• Directions: Scan the listing below. Return every line containing the string "trout".

##############################

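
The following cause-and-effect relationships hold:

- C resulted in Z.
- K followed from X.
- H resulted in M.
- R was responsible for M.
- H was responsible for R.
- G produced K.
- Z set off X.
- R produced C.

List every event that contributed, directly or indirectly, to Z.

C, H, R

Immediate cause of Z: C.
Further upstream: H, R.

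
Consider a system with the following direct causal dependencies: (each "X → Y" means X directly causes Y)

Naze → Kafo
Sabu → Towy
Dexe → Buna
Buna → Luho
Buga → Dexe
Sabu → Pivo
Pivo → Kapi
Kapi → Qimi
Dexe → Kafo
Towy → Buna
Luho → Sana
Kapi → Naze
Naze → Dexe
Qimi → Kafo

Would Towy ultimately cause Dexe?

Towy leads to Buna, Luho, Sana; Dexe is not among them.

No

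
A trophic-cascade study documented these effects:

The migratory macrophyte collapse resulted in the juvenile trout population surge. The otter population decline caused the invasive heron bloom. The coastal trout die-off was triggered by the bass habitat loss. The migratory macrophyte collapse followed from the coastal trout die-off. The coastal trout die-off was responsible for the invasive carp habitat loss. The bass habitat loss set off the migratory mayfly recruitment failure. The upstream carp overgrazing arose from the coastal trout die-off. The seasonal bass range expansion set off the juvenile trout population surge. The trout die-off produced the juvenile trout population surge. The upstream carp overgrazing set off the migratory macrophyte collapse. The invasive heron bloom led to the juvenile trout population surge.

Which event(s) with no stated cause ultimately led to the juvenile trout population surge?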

##############################

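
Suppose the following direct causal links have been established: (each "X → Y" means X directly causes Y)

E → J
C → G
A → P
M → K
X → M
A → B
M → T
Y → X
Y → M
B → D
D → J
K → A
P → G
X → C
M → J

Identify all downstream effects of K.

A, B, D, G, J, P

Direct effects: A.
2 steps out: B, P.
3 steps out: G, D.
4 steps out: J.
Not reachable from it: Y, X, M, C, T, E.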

##############################

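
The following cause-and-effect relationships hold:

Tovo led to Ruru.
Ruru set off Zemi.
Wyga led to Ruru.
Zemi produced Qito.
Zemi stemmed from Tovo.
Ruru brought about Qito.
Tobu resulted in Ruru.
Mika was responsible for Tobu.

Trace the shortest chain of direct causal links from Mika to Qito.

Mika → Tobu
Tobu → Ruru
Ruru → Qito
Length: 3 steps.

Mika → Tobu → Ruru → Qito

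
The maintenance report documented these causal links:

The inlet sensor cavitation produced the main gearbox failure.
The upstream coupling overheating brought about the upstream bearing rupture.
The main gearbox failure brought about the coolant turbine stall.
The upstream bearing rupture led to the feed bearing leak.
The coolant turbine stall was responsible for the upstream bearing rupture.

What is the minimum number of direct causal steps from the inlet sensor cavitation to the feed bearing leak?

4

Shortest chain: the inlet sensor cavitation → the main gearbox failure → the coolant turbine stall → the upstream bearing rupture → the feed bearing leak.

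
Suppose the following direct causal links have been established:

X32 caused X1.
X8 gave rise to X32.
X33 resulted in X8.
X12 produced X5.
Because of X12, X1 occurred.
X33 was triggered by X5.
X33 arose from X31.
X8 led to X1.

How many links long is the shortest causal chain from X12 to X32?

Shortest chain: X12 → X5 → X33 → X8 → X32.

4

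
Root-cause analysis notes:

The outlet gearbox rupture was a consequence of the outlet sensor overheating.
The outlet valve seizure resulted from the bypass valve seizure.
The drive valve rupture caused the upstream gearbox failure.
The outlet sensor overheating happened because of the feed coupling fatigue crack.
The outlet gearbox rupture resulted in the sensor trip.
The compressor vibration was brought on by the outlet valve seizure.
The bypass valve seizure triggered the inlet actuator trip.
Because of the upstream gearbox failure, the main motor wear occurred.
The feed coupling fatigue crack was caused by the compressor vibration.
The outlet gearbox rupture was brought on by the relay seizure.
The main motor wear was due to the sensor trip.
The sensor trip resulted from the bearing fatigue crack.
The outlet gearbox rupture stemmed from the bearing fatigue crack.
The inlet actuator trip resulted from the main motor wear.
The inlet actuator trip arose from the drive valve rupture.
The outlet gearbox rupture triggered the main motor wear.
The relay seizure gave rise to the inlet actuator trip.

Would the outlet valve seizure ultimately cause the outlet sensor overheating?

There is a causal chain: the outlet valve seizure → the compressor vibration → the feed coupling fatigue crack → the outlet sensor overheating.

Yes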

##############################

• Task result:
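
The migratory macrophyte collapse resulted in the juvenile trout population surge. The otter population decline caused the invasive heron bloom. The coastal trout die-off was triggered by the bass habitat loss. The migratory macrophyte collapse followed from the coastal trout die-off. The coastal trout die-off was responsible for the invasive carp habitat loss. The bass habitat loss set off the migratory mayfly recruitment failure. The upstream carp overgrazing arose from the coastal trout die-off. The seasonal bass range expansion set off the juvenile trout population surge. The trout die-off produced the juvenile trout population surge. The upstream carp overgrazing set off the migratory macrophyte collapse. The invasive heron bloom led to the juvenile trout population surge.
Which event(s) with no stated cause ultimately led to the juvenile trout population surge?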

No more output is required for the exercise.